*** Given entries ***

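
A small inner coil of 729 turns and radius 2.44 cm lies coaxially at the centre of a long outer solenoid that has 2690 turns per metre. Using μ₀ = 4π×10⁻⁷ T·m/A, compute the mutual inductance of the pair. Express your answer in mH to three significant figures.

The outer solenoid produces a uniform field B₁ = μ₀n₁I₁ across the inner coil,
so the flux linkage is N₂Φ = N₂B₁A₂ = μ₀n₁N₂A₂·I₁, giving M = μ₀n₁N₂A₂.
A₂ = πr² = π(2.440×10^-2 m)² = 1.870×10^-3 m².
M = (4π×10⁻⁷)(2690)(729)(1.870×10^-3) = 4.609×10^-3 H.

M ≈ 4.61 mH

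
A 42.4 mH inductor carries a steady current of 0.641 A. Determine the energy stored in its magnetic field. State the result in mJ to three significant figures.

U ≈ 8.71 mJ

Stored magnetic energy: U = ½LI².
U = ½(4.240×10^-2 H)(0.641 A)² = 8.711×10^-3 J.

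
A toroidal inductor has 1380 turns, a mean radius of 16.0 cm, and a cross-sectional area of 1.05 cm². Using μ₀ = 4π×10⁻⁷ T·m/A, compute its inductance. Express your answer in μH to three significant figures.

L ≈ 250 μH

For a thin toroid, L = μ₀N²A/(2πR).
L = (4π×10⁻⁷)(1380)²(1.050×10^-4) / (2π×0.16 m) = 2.500×10^-4 H.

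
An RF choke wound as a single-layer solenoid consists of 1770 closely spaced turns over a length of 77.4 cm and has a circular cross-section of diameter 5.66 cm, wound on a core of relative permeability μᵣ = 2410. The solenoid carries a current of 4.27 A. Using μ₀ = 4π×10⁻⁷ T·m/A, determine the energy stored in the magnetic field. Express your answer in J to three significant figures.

U ≈ 281 J

A = π(d/2)² = π(2.830×10^-2 m)² = 2.516×10^-3 m².
L = μ₀μᵣN²A/ℓ = (4π×10⁻⁷)(2410)(1770)²(2.516×10^-3)/(0.774) = 30.84 H.
U = ½LI² = ½(30.84)(4.27)² = 281.2 J.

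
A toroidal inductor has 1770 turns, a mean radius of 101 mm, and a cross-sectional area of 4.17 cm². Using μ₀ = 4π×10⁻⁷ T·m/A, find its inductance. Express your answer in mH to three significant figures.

L ≈ 2.59 mH

For a thin toroid, L = μ₀N²A/(2πR).
L = (4π×10⁻⁷)(1770)²(4.170×10^-4) / (2π×0.101 m) = 2.587×10^-3 H.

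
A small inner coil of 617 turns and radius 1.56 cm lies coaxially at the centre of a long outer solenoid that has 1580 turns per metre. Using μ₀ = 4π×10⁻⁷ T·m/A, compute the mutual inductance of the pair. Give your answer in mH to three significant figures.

The outer solenoid produces a uniform field B₁ = μ₀n₁I₁ across the inner coil,
so the flux linkage is N₂Φ = N₂B₁A₂ = μ₀n₁N₂A₂·I₁, giving M = μ₀n₁N₂A₂.
A₂ = πr² = π(1.560×10^-2 m)² = 7.645×10^-4 m².
M = (4π×10⁻⁷)(1580)(617)(7.645×10^-4) = 9.366×10^-4 H.

M ≈ 0.937 mH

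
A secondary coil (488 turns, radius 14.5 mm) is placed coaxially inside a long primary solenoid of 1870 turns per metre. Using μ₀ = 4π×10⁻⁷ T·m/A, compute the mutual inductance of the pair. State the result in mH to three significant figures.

M ≈ 0.757 mH

The outer solenoid produces a uniform field B₁ = μ₀n₁I₁ across the inner coil,
so the flux linkage is N₂Φ = N₂B₁A₂ = μ₀n₁N₂A₂·I₁, giving M = μ₀n₁N₂A₂.
A₂ = πr² = π(1.450×10^-2 m)² = 6.605×10^-4 m².
M = (4π×10⁻⁷)(1870)(488)(6.605×10^-4) = 7.5746×10^-4 H.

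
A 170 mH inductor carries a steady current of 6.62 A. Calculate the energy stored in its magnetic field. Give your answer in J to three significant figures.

Stored magnetic energy: U = ½LI².
U = ½(0.17 H)(6.62 A)² = 3.725 J.

U ≈ 3.73 J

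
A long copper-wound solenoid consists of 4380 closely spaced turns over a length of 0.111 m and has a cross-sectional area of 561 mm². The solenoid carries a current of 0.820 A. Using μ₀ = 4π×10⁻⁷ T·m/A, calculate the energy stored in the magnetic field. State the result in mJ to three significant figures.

U ≈ 41.0 mJ

A = 561 mm² = 5.610×10^-4 m².
L = μ₀N²A/ℓ = (4π×10⁻⁷)(4380)²(5.610×10^-4)/(0.111) = 0.1218 H.
U = ½LI² = ½(0.1218)(0.820)² = 4.096×10^-2 J.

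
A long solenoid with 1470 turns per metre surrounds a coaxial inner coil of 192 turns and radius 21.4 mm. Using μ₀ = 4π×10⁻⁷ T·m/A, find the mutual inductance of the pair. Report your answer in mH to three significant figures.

M ≈ 0.510 mH

The outer solenoid produces a uniform field B₁ = μ₀n₁I₁ across the inner coil,
so the flux linkage is N₂Φ = N₂B₁A₂ = μ₀n₁N₂A₂·I₁, giving M = μ₀n₁N₂A₂.
A₂ = πr² = π(2.140×10^-2 m)² = 1.439×10^-3 m².
M = (4π×10⁻⁷)(1470)(192)(1.439×10^-3) = 5.103×10^-4 H.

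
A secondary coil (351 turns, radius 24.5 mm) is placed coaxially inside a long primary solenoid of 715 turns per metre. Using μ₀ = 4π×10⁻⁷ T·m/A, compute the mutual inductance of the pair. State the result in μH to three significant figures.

The outer solenoid produces a uniform field B₁ = μ₀n₁I₁ across the inner coil,
so the flux linkage is N₂Φ = N₂B₁A₂ = μ₀n₁N₂A₂·I₁, giving M = μ₀n₁N₂A₂.
A₂ = πr² = π(2.450×10^-2 m)² = 1.886×10^-3 m².
M = (4π×10⁻⁷)(715)(351)(1.886×10^-3) = 5.947×10^-4 H.

M ≈ 595 μH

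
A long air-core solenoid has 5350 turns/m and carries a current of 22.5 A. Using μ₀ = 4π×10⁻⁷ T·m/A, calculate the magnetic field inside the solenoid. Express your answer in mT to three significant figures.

B ≈ 151 mT

Inside a long solenoid, B = μ₀nI.
B = (4π×10⁻⁷)(5.350×10^3 m⁻¹)(22.5 A) = 0.1513 T.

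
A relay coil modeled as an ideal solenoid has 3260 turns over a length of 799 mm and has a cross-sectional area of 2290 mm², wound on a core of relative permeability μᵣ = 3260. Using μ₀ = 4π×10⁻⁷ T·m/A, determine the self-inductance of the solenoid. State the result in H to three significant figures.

A = 2290 mm² = 2.290×10^-3 m².
For a long solenoid, L = μ₀μᵣN²A/ℓ.
L = (4π×10⁻⁷)(3260)(3260)²(2.290×10^-3)/(0.799 m) = 124.8 H.

L ≈ 125 H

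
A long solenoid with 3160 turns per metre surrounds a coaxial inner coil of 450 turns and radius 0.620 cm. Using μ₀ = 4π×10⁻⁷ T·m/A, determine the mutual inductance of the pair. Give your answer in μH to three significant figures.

The outer solenoid produces a uniform field B₁ = μ₀n₁I₁ across the inner coil,
so the flux linkage is N₂Φ = N₂B₁A₂ = μ₀n₁N₂A₂·I₁, giving M = μ₀n₁N₂A₂.
A₂ = πr² = π(6.200×10^-3 m)² = 1.208×10^-4 m².
M = (4π×10⁻⁷)(3160)(450)(1.208×10^-4) = 2.158×10^-4 H.

M ≈ 216 μH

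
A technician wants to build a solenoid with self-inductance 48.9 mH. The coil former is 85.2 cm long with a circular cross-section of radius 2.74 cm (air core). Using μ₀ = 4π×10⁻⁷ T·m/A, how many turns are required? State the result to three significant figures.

A = πr² = π(2.740×10^-2 m)² = 2.359×10^-3 m².
From L = μ₀N²A/ℓ, N = √(Lℓ / (μ₀A)).
N = √[(4.890×10^-2)(0.852) / ((4π×10⁻⁷)×2.359×10^-3)] = √(1.406×10^7) ≈ 3749.2.

N ≈ 3750 turns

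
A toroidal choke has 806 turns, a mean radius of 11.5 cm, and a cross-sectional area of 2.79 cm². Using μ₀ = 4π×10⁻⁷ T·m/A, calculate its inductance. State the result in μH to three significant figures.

For a thin toroid, L = μ₀N²A/(2πR).
L = (4π×10⁻⁷)(806)²(2.790×10^-4) / (2π×0.115 m) = 3.152×10^-4 H.

L ≈ 315 μH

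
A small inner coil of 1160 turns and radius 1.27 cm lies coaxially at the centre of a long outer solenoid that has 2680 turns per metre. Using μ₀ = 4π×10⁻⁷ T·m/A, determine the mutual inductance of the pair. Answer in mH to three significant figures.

The outer solenoid produces a uniform field B₁ = μ₀n₁I₁ across the inner coil,
so the flux linkage is N₂Φ = N₂B₁A₂ = μ₀n₁N₂A₂·I₁, giving M = μ₀n₁N₂A₂.
A₂ = πr² = π(1.270×10^-2 m)² = 5.067×10^-4 m².
M = (4π×10⁻⁷)(2680)(1160)(5.067×10^-4) = 1.980×10^-3 H.

M ≈ 1.98 mH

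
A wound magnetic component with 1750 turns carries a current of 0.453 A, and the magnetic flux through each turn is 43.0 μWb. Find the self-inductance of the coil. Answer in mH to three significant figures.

Self-inductance is defined by L = NΦ_B/I (flux linkage over current).
L = (1750)(4.300×10^-5 Wb)/(0.453 A) = 0.1661 H.

L ≈ 166 mH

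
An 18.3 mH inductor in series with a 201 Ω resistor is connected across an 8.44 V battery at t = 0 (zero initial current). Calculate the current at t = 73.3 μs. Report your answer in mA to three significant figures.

I ≈ 23.2 mA

τ = L/R = 1.830×10^-2/201 = 9.104×10^-5 s; final current I_∞ = ε/R = 8.44/201 = 4.199×10^-2 A.
I(t) = I_∞(1 − e^(−t/τ)) with t/τ = 0.805.
I = (4.199×10^-2)(1 − e^(−0.805)) = 2.322×10^-2 A.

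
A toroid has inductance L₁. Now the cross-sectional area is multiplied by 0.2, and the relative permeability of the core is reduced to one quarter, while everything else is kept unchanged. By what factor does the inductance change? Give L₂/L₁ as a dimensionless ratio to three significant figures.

L₂/L₁ = 0.0500

For a toroid, L ∝ μᵣN²A/R.
L₂/L₁ = (0.2) × (0.25) = 0.0500.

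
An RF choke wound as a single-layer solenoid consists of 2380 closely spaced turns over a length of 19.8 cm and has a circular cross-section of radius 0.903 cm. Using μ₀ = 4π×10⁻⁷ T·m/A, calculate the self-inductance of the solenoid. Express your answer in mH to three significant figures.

A = πr² = π(9.030×10^-3 m)² = 2.562×10^-4 m².
For a long solenoid, L = μ₀N²A/ℓ.
L = (4π×10⁻⁷)(2380)²(2.562×10^-4)/(0.198 m) = 9.209×10^-3 H.

L ≈ 9.21 mH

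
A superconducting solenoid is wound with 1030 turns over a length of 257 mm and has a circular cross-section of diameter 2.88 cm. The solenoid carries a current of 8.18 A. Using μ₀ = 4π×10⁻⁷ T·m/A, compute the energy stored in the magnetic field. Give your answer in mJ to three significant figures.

A = π(d/2)² = π(1.440×10^-2 m)² = 6.514×10^-4 m².
L = μ₀N²A/ℓ = (4π×10⁻⁷)(1030)²(6.514×10^-4)/(0.257) = 3.379×10^-3 H.
U = ½LI² = ½(3.379×10^-3)(8.18)² = 0.1131 J.

U ≈ 113 mJ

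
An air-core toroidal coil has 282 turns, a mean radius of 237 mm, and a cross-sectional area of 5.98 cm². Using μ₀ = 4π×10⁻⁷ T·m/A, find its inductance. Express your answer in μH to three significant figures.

For a thin toroid, L = μ₀N²A/(2πR).
L = (4π×10⁻⁷)(282)²(5.980×10^-4) / (2π×0.237 m) = 4.013×10^-5 H.

L ≈ 40.1 μH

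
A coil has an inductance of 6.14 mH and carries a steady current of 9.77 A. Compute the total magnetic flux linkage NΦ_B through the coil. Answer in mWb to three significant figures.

NΦ_B ≈ 60.0 mWb

From L = NΦ_B/I, the flux linkage is NΦ_B = LI.
NΦ_B = (6.140×10^-3 H)(9.77 A) = 5.999×10^-2 Wb.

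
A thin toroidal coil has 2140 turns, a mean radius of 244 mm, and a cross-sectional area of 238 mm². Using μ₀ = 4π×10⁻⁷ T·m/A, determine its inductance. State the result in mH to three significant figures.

L ≈ 0.893 mH

For a thin toroid, L = μ₀N²A/(2πR).
L = (4π×10⁻⁷)(2140)²(2.380×10^-4) / (2π×0.244 m) = 8.934×10^-4 H.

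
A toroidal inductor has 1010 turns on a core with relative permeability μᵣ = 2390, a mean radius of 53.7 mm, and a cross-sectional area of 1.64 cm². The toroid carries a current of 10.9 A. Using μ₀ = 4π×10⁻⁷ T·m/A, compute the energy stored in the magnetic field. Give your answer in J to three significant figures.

U ≈ 88.5 J

L = μ₀μᵣN²A/(2πR) = (4π×10⁻⁷)(2390)(1010)²(1.640×10^-4)/(2π×5.370×10^-2) = 1.489 H.
U = ½LI² = ½(1.489)(10.9)² = 88.46 J.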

***

▸ **What the task asks**:
Return exactly the lines of the listing that run from the one containing "A toroidal inductor has 1010" through the last, and no others.

▸ **Exercise output**:
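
A toroidal inductor has 1010 turns on a core with relative permeability μᵣ = 2390, a mean radius of 53.7 mm, and a cross-sectional area of 1.64 cm². The toroid carries a current of 10.9 A. Using μ₀ = 4π×10⁻⁷ T·m/A, compute the energy stored in the magnetic field. Give your answer in J to three significant figures.

U ≈ 88.5 J

L = μ₀μᵣN²A/(2πR) = (4π×10⁻⁷)(2390)(1010)²(1.640×10^-4)/(2π×5.370×10^-2) = 1.489 H.
U = ½LI² = ½(1.489)(10.9)² = 88.46 J.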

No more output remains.